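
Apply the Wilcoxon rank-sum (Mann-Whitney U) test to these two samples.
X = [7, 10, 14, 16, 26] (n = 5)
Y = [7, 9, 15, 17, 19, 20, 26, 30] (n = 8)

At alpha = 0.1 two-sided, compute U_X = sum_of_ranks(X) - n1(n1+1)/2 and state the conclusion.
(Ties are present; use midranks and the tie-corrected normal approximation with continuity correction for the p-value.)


Step 1: Combine and sort all 13 observations; assign midranks.
sorted (value, group): (7,X), (7,Y), (9,Y), (10,X), (14,X), (15,Y), (16,X), (17,Y), (19,Y), (20,Y), (26,X), (26,Y), (30,Y)
ranks: 7->1.5, 7->1.5, 9->3, 10->4, 14->5, 15->6, 16->7, 17->8, 19->9, 20->10, 26->11.5, 26->11.5, 30->13
Step 2: Rank sum for X: R1 = 1.5 + 4 + 5 + 7 + 11.5 = 29.
Step 3: U_X = R1 - n1(n1+1)/2 = 29 - 5*6/2 = 29 - 15 = 14.
       U_Y = n1*n2 - U_X = 40 - 14 = 26.
Step 4: Ties are present, so use the tie-corrected normal approximation (with continuity correction) for the p-value.
Step 5: p-value = 0.419471; compare to alpha = 0.1. fail to reject H0.

U_X = 14, p = 0.419471, fail to reject H0 at alpha = 0.1.


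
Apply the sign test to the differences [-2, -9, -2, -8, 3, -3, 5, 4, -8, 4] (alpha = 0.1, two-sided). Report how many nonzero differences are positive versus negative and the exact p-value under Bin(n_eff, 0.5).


Step 1: Discard zero differences. Original n = 10; n_eff = number of nonzero differences = 10.
Nonzero differences (with sign): -2, -9, -2, -8, +3, -3, +5, +4, -8, +4
Step 2: Count signs: positive = 4, negative = 6.
Step 3: Under H0: P(positive) = 0.5, so the number of positives S ~ Bin(10, 0.5).
Step 4: Two-sided exact p-value = sum of Bin(10,0.5) probabilities at or below the observed probability = 0.753906.
Step 5: alpha = 0.1. fail to reject H0.

n_eff = 10, pos = 4, neg = 6, p = 0.753906, fail to reject H0.


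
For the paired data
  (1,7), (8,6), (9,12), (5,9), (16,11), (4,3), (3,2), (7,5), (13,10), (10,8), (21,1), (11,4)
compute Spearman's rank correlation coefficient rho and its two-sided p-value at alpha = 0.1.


Step 1: Rank x and y separately (midranks; no ties here).
rank(x): 1->1, 8->6, 9->7, 5->4, 16->11, 4->3, 3->2, 7->5, 13->10, 10->8, 21->12, 11->9
rank(y): 7->7, 6->6, 12->12, 9->9, 11->11, 3->3, 2->2, 5->5, 10->10, 8->8, 1->1, 4->4
Step 2: d_i = R_x(i) - R_y(i); compute d_i^2.
  (1-7)^2=36, (6-6)^2=0, (7-12)^2=25, (4-9)^2=25, (11-11)^2=0, (3-3)^2=0, (2-2)^2=0, (5-5)^2=0, (10-10)^2=0, (8-8)^2=0, (12-1)^2=121, (9-4)^2=25
sum(d^2) = 232.
Step 3: rho = 1 - 6*232 / (12*(12^2 - 1)) = 1 - 1392/1716 = 0.188811.
Step 4: Under H0, t = rho * sqrt((n-2)/(1-rho^2)) = 0.6080 ~ t(10).
Step 5: Two-sided p-value from the t-distribution with 10 df = 0.556737.
Step 6: alpha = 0.1. fail to reject H0.

rho = 0.1888, p = 0.556737, fail to reject H0 at alpha = 0.1.


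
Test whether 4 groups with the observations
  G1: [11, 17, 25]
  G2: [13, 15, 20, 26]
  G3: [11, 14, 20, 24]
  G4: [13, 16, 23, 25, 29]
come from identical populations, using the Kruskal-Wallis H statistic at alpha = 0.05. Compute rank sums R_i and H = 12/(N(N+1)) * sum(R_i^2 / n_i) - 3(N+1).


Step 1: Combine all N = 16 observations and assign midranks.
sorted (value, group, rank): (11,G1,1.5), (11,G3,1.5), (13,G2,3.5), (13,G4,3.5), (14,G3,5), (15,G2,6), (16,G4,7), (17,G1,8), (20,G2,9.5), (20,G3,9.5), (23,G4,11), (24,G3,12), (25,G1,13.5), (25,G4,13.5), (26,G2,15), (29,G4,16)
Step 2: Sum ranks within each group.
R_1 = 23 (n_1 = 3)
R_2 = 34 (n_2 = 4)
R_3 = 28 (n_3 = 4)
R_4 = 51 (n_4 = 5)
Step 3: H = 12/(N(N+1)) * sum(R_i^2/n_i) - 3(N+1)
     = 12/(16*17) * (23^2/3 + 34^2/4 + 28^2/4 + 51^2/5) - 3*17
     = 0.044118 * 1181.53 - 51
     = 1.126471.
Step 4: Ties present; correction factor C = 1 - 24/(16^3 - 16) = 0.994118. Corrected H = 1.126471 / 0.994118 = 1.133136.
Step 5: Under H0, H ~ chi^2(3); p-value = 0.769082.
Step 6: alpha = 0.05. fail to reject H0.

H = 1.1331, df = 3, p = 0.769082, fail to reject H0.


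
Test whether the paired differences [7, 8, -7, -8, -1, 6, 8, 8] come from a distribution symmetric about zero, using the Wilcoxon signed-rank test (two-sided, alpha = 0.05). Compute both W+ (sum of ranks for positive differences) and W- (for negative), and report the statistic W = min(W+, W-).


Step 1: Drop any zero differences (none here) and take |d_i|.
|d| = [7, 8, 7, 8, 1, 6, 8, 8]
Step 2: Midrank |d_i| (ties get averaged ranks).
ranks: |7|->3.5, |8|->6.5, |7|->3.5, |8|->6.5, |1|->1, |6|->2, |8|->6.5, |8|->6.5
Step 3: Attach original signs; sum ranks with positive sign and with negative sign.
W+ = 3.5 + 6.5 + 2 + 6.5 + 6.5 = 25
W- = 3.5 + 6.5 + 1 = 11
(Check: W+ + W- = 36 should equal n(n+1)/2 = 36.)
Step 4: Test statistic W = min(W+, W-) = 11.
Step 5: Ties in |d|, so use the tie-corrected normal approximation.
        E[W] = n(n+1)/4 = 8*9/4 = 18.
        Tie groups: |d|=7 (t=2), |d|=8 (t=4); sum(t^3 - t) = 66.
        Var[W] = n(n+1)(2n+1)/24 - sum(t^3-t)/48 = 1224/24 - 66/48 = 49.625.
        z = (W - E[W]) / sqrt(Var[W]) = (11 - 18) / 7.0445 = -0.9937.
        Two-sided p = 2*Phi(z) = 0.320377.
Step 6: alpha = 0.05. fail to reject H0.

W+ = 25, W- = 11, W = min = 11, p = 0.320377, fail to reject H0.


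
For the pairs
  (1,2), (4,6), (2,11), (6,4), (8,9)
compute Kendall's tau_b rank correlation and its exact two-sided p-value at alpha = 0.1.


Step 1: Enumerate the 10 unordered pairs (i,j) with i<j and classify each by sign(x_j-x_i) * sign(y_j-y_i).
  (1,2):dx=+3,dy=+4->C; (1,3):dx=+1,dy=+9->C; (1,4):dx=+5,dy=+2->C; (1,5):dx=+7,dy=+7->C
  (2,3):dx=-2,dy=+5->D; (2,4):dx=+2,dy=-2->D; (2,5):dx=+4,dy=+3->C; (3,4):dx=+4,dy=-7->D
  (3,5):dx=+6,dy=-2->D; (4,5):dx=+2,dy=+5->C
Step 2: C = 6, D = 4, total pairs = 10.
Step 3: tau = (C - D)/(n(n-1)/2) = (6 - 4)/10 = 0.200000.
Step 4: Exact two-sided p-value (enumerate n! = 120 permutations of y under H0): p = 0.816667.
Step 5: alpha = 0.1. fail to reject H0.

tau_b = 0.2000 (C=6, D=4), p = 0.816667, fail to reject H0.


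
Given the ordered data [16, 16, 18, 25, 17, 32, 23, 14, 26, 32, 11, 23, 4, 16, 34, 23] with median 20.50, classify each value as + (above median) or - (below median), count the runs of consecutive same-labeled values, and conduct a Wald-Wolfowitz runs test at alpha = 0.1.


Step 1: Compute median = 20.50; label A = above, B = below.
Labels in order: BBBABAABAABABBAA  (n_A = 8, n_B = 8)
Step 2: Count runs R = 10.
Step 3: Under H0 (random ordering), E[R] = 2*n_A*n_B/(n_A+n_B) + 1 = 2*8*8/16 + 1 = 9.0000.
        Var[R] = 2*n_A*n_B*(2*n_A*n_B - n_A - n_B) / ((n_A+n_B)^2 * (n_A+n_B-1)) = 14336/3840 = 3.7333.
        SD[R] = 1.9322.
Step 4: Continuity-corrected z = (R - 0.5 - E[R]) / SD[R] = (10 - 0.5 - 9.0000) / 1.9322 = 0.2588.
Step 5: Two-sided p-value via normal approximation = 2*(1 - Phi(|z|)) = 0.795809.
Step 6: alpha = 0.1. fail to reject H0.

R = 10, z = 0.2588, p = 0.795809, fail to reject H0.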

--

**Work required:** Print the material above verbatim, first line through the line containing "At alpha = 0.1 two-sided, compute", both included.

**Answer:**
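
Apply the Wilcoxon rank-sum (Mann-Whitney U) test to these two samples.
X = [7, 10, 14, 16, 26] (n = 5)
Y = [7, 9, 15, 17, 19, 20, 26, 30] (n = 8)

At alpha = 0.1 two-sided, compute U_X = sum_of_ranks(X) - n1(n1+1)/2 and state the conclusion.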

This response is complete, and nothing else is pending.